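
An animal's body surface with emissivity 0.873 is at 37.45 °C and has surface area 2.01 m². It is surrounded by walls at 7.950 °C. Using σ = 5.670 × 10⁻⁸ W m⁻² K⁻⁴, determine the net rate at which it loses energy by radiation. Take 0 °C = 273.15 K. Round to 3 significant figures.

T = 37.45 °C + 273.15 = 310.60 K.
Surroundings: T = 7.950 °C + 273.15 = 281.100 K.
Area A = 2.01 m².
Net radiated power P_net = εσA(T⁴ − T₀⁴) = 0.873×5.670×10⁻⁸×2.01×(310.60⁴ − 281.100⁴).
T⁴ − T₀⁴ = 9.30692×10⁹ − 6.24372×10⁹ = 3.06320×10⁹ K⁴, so P_net = 305 W.

Net loss ≈ 305 W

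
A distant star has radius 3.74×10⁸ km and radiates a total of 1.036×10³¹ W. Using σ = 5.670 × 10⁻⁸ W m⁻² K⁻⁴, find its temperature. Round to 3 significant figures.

Surface area A = 4πR² = 4π(3.74×10¹¹ m)² = 1.75773×10²⁴ m².
P = σAT⁴ ⇒ T = (P/(σA))^(1/4) = (1.036×10³¹/(5.670×10⁻⁸×1.75773×10²⁴))^(1/4) = 3.19×10³ K.

T ≈ 3.19×10³ K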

- Goal of the exercise -
What is needed here is an exact copy of every record.

- Response to this exercise -
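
An animal's body surface with emissivity 0.873 is at 37.45 °C and has surface area 2.01 m². It is surrounded by walls at 7.950 °C. Using σ = 5.670 × 10⁻⁸ W m⁻² K⁻⁴, determine the net rate at which it loses energy by radiation. Take 0 °C = 273.15 K. Round to 3 significant figures.

T = 37.45 °C + 273.15 = 310.60 K.
Surroundings: T = 7.950 °C + 273.15 = 281.100 K.
Area A = 2.01 m².
Net radiated power P_net = εσA(T⁴ − T₀⁴) = 0.873×5.670×10⁻⁸×2.01×(310.60⁴ − 281.100⁴).
T⁴ − T₀⁴ = 9.30692×10⁹ − 6.24372×10⁹ = 3.06320×10⁹ K⁴, so P_net = 305 W.

Net loss ≈ 305 W

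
A distant star has radius 3.74×10⁸ km and radiates a total of 1.036×10³¹ W. Using σ = 5.670 × 10⁻⁸ W m⁻² K⁻⁴, find its temperature. Round to 3 significant figures.

Surface area A = 4πR² = 4π(3.74×10¹¹ m)² = 1.75773×10²⁴ m².
P = σAT⁴ ⇒ T = (P/(σA))^(1/4) = (1.036×10³¹/(5.670×10⁻⁸×1.75773×10²⁴))^(1/4) = 3.19×10³ K.

T ≈ 3.19×10³ K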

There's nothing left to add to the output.